Work item: Take every line containing "What" from the material and copy it.
——
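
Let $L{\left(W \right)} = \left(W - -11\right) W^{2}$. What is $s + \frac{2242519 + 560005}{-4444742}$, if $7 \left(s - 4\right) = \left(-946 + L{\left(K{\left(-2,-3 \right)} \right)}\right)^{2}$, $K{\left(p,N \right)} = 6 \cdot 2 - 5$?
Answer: $\frac{9155249170}{15556597} \approx 588.51$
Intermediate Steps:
$K{\left(p,N \right)} = 7$ ($K{\left(p,N \right)} = 12 - 5 = 7$)
$L{\left(W \right)} = W^{2} \left(11 + W\right)$ ($L{\left(W \right)} = \left(W + 11\right) W^{2} = \left(11 + W\right) W^{2} = W^{2} \left(11 + W\right)$)
$s = \frac{4124}{7}$ ($s = 4 + \frac{\left(-946 + 7^{2} \left(11 + 7\right)\right)^{2}}{7} = 4 + \frac{\left(-946 + 49 \cdot 18\right)^{2}}{7} = 4 + \frac{\left(-946 + 882\right)^{2}}{7} = 4 + \frac{\left(-64\right)^{2}}{7} = 4 + \frac{1}{7} \cdot 4096 = 4 + \frac{4096}{7} = \frac{4124}{7} \approx 589.14$)
$s + \frac{2242519 + 560005}{-4444742} = \frac{4124}{7} + \frac{2242519 + 560005}{-4444742} = \frac{4124}{7} + 2802524 \left(- \frac{1}{4444742}\right) = \frac{4124}{7} - \frac{1401262}{2222371} = \frac{9155249170}{15556597}$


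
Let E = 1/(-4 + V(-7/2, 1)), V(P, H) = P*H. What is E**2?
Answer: 4/225 ≈ 0.017778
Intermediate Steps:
V(P, H) = H*P
E = -2/15 (E = 1/(-4 + 1*(-7/2)) = 1/(-4 - 7/2) = 1/(-15/2) = -2/15 ≈ -0.13333)
E**2 = (-2/15)**2 = 4/225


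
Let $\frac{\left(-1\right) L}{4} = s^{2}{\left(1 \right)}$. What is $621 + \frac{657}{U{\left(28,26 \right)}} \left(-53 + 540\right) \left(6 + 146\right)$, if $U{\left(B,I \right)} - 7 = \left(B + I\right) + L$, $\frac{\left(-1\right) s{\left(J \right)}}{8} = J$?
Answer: $- \frac{16170891}{65} \approx -2.4878 \cdot 10^{5}$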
——
Task response:
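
Let $L{\left(W \right)} = \left(W - -11\right) W^{2}$. What is $s + \frac{2242519 + 560005}{-4444742}$, if $7 \left(s - 4\right) = \left(-946 + L{\left(K{\left(-2,-3 \right)} \right)}\right)^{2}$, $K{\left(p,N \right)} = 6 \cdot 2 - 5$?
Let E = 1/(-4 + V(-7/2, 1)), V(P, H) = P*H. What is E**2?
Let $\frac{\left(-1\right) L}{4} = s^{2}{\left(1 \right)}$. What is $621 + \frac{657}{U{\left(28,26 \right)}} \left(-53 + 540\right) \left(6 + 146\right)$, if $U{\left(B,I \right)} - 7 = \left(B + I\right) + L$, $\frac{\left(-1\right) s{\left(J \right)}}{8} = J$?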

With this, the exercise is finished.